Task item → Please set down every entry from the listing below, word for word.
········
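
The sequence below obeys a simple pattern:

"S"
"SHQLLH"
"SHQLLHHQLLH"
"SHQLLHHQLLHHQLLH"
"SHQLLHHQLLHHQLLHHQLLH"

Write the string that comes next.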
········
Exercise answer →
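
The sequence below obeys a simple pattern:

"S"
"SHQLLH"
"SHQLLHHQLLH"
"SHQLLHHQLLHHQLLH"
"SHQLLHHQLLHHQLLHHQLLH"

Write the string that comes next.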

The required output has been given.